* Excerpted records
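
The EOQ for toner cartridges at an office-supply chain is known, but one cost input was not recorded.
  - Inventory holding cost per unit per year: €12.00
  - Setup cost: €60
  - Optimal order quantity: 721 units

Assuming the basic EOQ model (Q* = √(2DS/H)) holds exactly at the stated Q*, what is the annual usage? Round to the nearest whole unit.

51,984 units per year

EOQ relation: Q² = 2DS/H, so rearrange for the unknown.
D = Q²H / (2S) = 721² × 12 / (2 × 60) = 51,984.10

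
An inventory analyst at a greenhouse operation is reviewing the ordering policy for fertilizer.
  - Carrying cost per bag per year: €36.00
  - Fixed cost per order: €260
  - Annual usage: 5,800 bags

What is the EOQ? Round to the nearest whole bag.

EOQ = √(2DS/H) = √(2 × 5,800 × 260 / 36)
    = √(83,777.78) ≈ 289.44

289 bags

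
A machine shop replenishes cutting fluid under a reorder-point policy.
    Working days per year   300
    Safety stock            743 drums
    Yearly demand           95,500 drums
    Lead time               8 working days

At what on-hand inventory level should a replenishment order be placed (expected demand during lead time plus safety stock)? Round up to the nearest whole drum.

Daily demand d = 95,500 / 300 = 318.333 drums/day
Demand during lead time = 318.333 × 8 = 2,546.67
Reorder point = 2,546.67 + 743 = 3,289.67 → round up

3,290 drums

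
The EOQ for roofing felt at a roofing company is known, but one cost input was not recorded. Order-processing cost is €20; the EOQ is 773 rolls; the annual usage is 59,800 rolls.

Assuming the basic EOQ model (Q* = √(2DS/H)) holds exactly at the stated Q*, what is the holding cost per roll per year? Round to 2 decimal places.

€4.00

Since Q* = (2DS/H)^½, squaring gives Q*²·H = 2DS.
H = 2DS / Q² = 2 × 59,800 × 20 / 773² = 4.0032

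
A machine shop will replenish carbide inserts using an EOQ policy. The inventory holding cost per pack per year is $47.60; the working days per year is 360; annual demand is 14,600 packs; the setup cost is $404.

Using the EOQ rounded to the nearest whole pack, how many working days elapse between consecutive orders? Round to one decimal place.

12.3 days

Q* = √(2·D·S / H) = √(2·14,600·404 / 47.6) = √247,831.9 ≈ 497.83 → Q = 498 packs
Cycle time = (working days × Q)/D = (360 × 498) / 14,600 = 12.279 days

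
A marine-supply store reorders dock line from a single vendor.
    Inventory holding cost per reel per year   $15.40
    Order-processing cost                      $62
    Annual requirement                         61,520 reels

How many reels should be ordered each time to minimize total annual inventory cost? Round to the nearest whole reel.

Q* = √(2·D·S / H) = √(2·61,520·62 / 15.4) = √495,355.8 ≈ 703.82

704 reels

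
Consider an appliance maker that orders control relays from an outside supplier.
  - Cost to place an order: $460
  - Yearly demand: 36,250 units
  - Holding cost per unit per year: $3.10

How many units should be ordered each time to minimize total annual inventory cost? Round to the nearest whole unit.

3,280 units

Q* = √(2·D·S / H) = √(2·36,250·460 / 3.1) = √10,758,064.5 ≈ 3,279.95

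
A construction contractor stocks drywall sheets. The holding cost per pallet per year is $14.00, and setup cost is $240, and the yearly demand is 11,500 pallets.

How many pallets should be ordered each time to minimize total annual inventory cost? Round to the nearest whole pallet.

628 pallets

EOQ = √(2DS/H) = √(2 × 11,500 × 240 / 14)
    = √(394,285.71) ≈ 627.92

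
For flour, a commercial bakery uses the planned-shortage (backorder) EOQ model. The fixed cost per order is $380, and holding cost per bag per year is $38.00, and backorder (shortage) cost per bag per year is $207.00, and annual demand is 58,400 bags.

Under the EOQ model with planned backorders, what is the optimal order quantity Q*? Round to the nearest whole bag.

Q* = √(2DS/H) · √((H + b)/b)
   = √(2 × 58,400 × 380 / 38) · √((38 + 207) / 207)
   = 1,080.740 × 1.0879 ≈ 1,175.76

1,176 bags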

* The task
Go through the listing above and return each line that includes the word "supply".

* Task response
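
The EOQ for toner cartridges at an office-supply chain is known, but one cost input was not recorded.
A marine-supply store reorders dock line from a single vendor.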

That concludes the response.